• [Description of the task]:
Tell how many lines in the listing below contain the word "family", giving the number alone.

-=-=-=-=-

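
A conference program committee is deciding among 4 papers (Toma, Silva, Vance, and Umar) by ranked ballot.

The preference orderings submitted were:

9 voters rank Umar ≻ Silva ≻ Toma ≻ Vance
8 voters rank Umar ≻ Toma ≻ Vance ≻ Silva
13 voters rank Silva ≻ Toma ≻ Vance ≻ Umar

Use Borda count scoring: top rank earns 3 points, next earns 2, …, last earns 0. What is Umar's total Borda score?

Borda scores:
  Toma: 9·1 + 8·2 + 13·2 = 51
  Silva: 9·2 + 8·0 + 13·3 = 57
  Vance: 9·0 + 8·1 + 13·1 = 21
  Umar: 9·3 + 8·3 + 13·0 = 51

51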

-=-=-=-=-

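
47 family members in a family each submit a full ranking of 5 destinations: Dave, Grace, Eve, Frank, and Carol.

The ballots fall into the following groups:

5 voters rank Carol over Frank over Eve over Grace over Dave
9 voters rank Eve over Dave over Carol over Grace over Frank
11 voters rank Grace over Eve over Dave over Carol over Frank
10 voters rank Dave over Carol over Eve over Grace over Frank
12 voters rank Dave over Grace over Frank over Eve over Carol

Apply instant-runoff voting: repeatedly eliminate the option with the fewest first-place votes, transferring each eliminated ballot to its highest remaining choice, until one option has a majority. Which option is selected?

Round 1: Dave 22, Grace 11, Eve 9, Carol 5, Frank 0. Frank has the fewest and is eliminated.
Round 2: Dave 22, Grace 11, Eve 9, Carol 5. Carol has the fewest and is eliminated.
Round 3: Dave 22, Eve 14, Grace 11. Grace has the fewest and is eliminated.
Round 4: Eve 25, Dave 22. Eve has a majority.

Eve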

-=-=-=-=-

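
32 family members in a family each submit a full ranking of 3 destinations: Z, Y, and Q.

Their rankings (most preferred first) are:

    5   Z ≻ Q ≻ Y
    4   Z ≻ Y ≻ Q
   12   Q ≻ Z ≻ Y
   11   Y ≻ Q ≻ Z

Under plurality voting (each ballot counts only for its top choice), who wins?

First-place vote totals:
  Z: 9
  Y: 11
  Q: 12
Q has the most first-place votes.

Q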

-=-=-=-=-

• [Expected output]:
2